■ **Your assignment**
Records follow. Select each line holding "were".

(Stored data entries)
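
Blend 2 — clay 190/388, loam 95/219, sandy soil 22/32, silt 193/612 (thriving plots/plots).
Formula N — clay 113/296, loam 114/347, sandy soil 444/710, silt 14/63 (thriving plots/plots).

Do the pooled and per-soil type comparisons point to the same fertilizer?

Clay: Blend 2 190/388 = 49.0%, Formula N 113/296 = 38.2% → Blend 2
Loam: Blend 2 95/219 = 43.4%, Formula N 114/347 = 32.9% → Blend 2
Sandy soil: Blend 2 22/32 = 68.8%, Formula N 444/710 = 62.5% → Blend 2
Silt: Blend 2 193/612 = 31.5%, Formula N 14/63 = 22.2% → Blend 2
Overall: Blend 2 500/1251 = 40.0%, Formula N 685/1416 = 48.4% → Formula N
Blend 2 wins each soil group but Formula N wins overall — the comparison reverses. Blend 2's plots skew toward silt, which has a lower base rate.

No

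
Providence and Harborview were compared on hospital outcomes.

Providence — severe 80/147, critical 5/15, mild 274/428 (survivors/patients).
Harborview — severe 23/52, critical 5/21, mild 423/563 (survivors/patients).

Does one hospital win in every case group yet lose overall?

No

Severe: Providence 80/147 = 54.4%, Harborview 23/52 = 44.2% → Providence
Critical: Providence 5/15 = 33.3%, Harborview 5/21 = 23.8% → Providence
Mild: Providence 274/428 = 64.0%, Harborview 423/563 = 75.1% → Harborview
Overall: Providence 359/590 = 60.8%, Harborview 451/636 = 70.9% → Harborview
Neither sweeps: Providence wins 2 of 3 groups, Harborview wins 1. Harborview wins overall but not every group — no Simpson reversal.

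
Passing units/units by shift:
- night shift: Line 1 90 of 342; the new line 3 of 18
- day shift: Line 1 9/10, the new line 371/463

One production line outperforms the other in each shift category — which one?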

==

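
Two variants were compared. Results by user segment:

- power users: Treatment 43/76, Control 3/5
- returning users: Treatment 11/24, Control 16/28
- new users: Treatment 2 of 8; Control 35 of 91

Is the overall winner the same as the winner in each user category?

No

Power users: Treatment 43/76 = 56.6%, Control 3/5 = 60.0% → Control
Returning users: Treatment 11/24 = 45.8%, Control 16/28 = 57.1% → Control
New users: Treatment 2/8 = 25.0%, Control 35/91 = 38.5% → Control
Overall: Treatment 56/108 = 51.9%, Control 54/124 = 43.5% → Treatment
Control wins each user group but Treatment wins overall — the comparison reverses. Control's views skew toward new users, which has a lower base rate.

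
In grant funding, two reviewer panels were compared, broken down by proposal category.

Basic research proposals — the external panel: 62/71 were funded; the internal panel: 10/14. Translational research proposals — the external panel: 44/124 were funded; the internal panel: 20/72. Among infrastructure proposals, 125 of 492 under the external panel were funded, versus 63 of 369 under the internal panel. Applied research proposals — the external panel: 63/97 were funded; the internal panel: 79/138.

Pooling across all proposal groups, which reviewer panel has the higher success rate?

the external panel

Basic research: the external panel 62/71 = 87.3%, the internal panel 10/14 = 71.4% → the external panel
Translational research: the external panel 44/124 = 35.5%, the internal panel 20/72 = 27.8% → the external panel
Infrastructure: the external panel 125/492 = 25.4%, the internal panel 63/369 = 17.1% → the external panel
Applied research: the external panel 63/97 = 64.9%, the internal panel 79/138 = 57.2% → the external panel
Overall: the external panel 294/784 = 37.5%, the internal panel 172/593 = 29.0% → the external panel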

■ **Output below**
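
Providence and Harborview were compared on hospital outcomes.
Two variants were compared. Results by user segment:
In grant funding, two reviewer panels were compared, broken down by proposal category.
Basic research proposals — the external panel: 62/71 were funded; the internal panel: 10/14. Translational research proposals — the external panel: 44/124 were funded; the internal panel: 20/72. Among infrastructure proposals, 125 of 492 under the external panel were funded, versus 63 of 369 under the internal panel. Applied research proposals — the external panel: 63/97 were funded; the internal panel: 79/138.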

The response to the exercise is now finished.